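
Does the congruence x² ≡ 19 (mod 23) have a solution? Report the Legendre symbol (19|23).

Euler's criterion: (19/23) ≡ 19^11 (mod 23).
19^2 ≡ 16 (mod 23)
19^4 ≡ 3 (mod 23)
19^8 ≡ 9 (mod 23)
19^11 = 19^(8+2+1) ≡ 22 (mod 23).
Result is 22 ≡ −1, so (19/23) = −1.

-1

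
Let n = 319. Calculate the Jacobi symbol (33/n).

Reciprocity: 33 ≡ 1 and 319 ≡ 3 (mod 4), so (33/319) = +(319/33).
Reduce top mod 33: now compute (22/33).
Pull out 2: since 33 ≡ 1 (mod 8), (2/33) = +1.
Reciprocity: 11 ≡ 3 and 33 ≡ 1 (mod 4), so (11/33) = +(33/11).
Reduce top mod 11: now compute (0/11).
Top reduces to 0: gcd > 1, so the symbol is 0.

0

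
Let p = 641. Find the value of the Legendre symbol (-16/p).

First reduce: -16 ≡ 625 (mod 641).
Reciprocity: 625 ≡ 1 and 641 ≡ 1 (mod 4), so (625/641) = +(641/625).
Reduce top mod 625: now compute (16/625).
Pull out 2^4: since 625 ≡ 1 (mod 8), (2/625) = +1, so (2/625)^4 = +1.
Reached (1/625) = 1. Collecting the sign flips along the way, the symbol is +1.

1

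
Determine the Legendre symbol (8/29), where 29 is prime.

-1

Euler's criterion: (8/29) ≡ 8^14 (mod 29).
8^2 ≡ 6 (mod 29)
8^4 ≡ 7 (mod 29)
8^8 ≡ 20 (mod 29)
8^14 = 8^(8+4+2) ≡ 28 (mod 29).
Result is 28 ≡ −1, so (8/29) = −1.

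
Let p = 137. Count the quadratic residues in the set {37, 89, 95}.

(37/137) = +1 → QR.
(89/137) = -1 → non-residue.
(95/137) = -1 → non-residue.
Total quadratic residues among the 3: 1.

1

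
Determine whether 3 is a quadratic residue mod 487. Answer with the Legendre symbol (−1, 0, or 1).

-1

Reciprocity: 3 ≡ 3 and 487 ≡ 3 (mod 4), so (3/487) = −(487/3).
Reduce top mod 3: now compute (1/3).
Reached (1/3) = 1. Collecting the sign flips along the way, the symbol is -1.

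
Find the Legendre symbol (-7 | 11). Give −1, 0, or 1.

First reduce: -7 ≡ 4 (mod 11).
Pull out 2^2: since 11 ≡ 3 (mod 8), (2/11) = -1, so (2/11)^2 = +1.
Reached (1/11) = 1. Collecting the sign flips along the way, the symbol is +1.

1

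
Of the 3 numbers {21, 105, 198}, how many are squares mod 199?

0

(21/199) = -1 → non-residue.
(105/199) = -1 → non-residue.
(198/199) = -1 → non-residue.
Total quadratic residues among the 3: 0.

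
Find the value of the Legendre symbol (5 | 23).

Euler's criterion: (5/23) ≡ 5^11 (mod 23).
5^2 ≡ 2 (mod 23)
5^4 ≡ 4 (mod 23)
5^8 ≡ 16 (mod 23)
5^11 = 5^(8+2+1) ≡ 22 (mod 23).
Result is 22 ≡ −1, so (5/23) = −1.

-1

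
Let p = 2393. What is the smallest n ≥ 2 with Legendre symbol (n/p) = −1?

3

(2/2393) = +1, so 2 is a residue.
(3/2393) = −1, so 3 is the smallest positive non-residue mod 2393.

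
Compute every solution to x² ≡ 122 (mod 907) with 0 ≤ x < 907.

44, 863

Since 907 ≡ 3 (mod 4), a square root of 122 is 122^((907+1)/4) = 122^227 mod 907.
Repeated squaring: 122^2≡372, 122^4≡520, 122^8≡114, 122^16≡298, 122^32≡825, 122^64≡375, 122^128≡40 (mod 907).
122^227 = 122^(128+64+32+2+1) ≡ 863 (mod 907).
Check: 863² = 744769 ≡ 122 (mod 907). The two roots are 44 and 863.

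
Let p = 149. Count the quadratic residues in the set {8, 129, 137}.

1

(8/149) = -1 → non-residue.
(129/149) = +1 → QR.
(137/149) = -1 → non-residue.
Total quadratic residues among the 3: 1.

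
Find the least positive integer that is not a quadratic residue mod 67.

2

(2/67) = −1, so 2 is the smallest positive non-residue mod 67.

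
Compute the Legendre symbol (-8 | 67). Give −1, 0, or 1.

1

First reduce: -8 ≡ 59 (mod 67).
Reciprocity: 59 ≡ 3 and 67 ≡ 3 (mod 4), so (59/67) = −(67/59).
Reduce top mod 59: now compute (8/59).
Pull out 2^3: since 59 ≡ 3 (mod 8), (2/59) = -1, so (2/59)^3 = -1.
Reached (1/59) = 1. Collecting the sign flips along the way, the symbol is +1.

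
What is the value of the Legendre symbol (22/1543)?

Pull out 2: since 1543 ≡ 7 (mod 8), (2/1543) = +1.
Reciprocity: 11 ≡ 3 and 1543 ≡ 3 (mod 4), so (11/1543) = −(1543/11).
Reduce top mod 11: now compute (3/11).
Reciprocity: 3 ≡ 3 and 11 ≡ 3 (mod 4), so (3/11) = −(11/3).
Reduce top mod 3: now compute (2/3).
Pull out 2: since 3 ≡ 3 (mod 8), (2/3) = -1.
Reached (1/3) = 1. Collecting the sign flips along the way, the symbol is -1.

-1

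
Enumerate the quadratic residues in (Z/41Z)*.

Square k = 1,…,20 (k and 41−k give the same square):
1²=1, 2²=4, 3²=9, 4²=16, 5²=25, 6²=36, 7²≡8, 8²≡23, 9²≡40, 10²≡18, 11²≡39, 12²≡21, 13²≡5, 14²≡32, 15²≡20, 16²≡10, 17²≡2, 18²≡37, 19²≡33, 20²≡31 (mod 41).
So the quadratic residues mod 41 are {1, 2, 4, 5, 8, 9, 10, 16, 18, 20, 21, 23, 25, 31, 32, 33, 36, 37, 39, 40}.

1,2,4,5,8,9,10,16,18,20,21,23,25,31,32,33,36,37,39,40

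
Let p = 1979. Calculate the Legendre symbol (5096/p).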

^^^^^^^^

▸ **Work item**: Give back the lines above exactly, from the one with "Find the value of the Legendre symbol (5" through the last line.

▸ **Answer area**:
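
Find the value of the Legendre symbol (5 | 23).

Euler's criterion: (5/23) ≡ 5^11 (mod 23).
5^2 ≡ 2 (mod 23)
5^4 ≡ 4 (mod 23)
5^8 ≡ 16 (mod 23)
5^11 = 5^(8+2+1) ≡ 22 (mod 23).
Result is 22 ≡ −1, so (5/23) = −1.

-1

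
Let p = 2393. What is the smallest n ≥ 2 with Legendre symbol (n/p) = −1?

3

(2/2393) = +1, so 2 is a residue.
(3/2393) = −1, so 3 is the smallest positive non-residue mod 2393.

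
Compute every solution to x² ≡ 122 (mod 907) with 0 ≤ x < 907.

44, 863

Since 907 ≡ 3 (mod 4), a square root of 122 is 122^((907+1)/4) = 122^227 mod 907.
Repeated squaring: 122^2≡372, 122^4≡520, 122^8≡114, 122^16≡298, 122^32≡825, 122^64≡375, 122^128≡40 (mod 907).
122^227 = 122^(128+64+32+2+1) ≡ 863 (mod 907).
Check: 863² = 744769 ≡ 122 (mod 907). The two roots are 44 and 863.

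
Let p = 149. Count the quadratic residues in the set {8, 129, 137}.

1

(8/149) = -1 → non-residue.
(129/149) = +1 → QR.
(137/149) = -1 → non-residue.
Total quadratic residues among the 3: 1.

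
Find the least positive integer that is not a quadratic residue mod 67.

2

(2/67) = −1, so 2 is the smallest positive non-residue mod 67.

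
Compute the Legendre symbol (-8 | 67). Give −1, 0, or 1.

1

First reduce: -8 ≡ 59 (mod 67).
Reciprocity: 59 ≡ 3 and 67 ≡ 3 (mod 4), so (59/67) = −(67/59).
Reduce top mod 59: now compute (8/59).
Pull out 2^3: since 59 ≡ 3 (mod 8), (2/59) = -1, so (2/59)^3 = -1.
Reached (1/59) = 1. Collecting the sign flips along the way, the symbol is +1.

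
What is the value of the Legendre symbol (22/1543)?

Pull out 2: since 1543 ≡ 7 (mod 8), (2/1543) = +1.
Reciprocity: 11 ≡ 3 and 1543 ≡ 3 (mod 4), so (11/1543) = −(1543/11).
Reduce top mod 11: now compute (3/11).
Reciprocity: 3 ≡ 3 and 11 ≡ 3 (mod 4), so (3/11) = −(11/3).
Reduce top mod 3: now compute (2/3).
Pull out 2: since 3 ≡ 3 (mod 8), (2/3) = -1.
Reached (1/3) = 1. Collecting the sign flips along the way, the symbol is -1.

-1

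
Enumerate the quadratic residues in (Z/41Z)*.

Square k = 1,…,20 (k and 41−k give the same square):
1²=1, 2²=4, 3²=9, 4²=16, 5²=25, 6²=36, 7²≡8, 8²≡23, 9²≡40, 10²≡18, 11²≡39, 12²≡21, 13²≡5, 14²≡32, 15²≡20, 16²≡10, 17²≡2, 18²≡37, 19²≡33, 20²≡31 (mod 41).
So the quadratic residues mod 41 are {1, 2, 4, 5, 8, 9, 10, 16, 18, 20, 21, 23, 25, 31, 32, 33, 36, 37, 39, 40}.

1,2,4,5,8,9,10,16,18,20,21,23,25,31,32,33,36,37,39,40

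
Let p = 1979. Calculate the Legendre symbol (5096/p).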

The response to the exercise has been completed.